What to work on | All that is asked is a faithful reproduction of the entries.

★ ★ ★ ★

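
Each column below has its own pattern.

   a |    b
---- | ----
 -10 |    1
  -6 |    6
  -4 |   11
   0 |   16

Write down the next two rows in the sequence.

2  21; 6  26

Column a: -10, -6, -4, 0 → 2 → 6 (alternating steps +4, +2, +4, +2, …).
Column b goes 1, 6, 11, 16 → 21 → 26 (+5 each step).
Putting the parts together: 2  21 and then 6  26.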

★ ★ ★ ★

Response to the task |
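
Each column below has its own pattern.

   a |    b
---- | ----
 -10 |    1
  -6 |    6
  -4 |   11
   0 |   16

Write down the next two rows in the sequence.

2  21; 6  26

Column a: -10, -6, -4, 0 → 2 → 6 (alternating steps +4, +2, +4, +2, …).
Column b goes 1, 6, 11, 16 → 21 → 26 (+5 each step).
Putting the parts together: 2  21 and then 6  26.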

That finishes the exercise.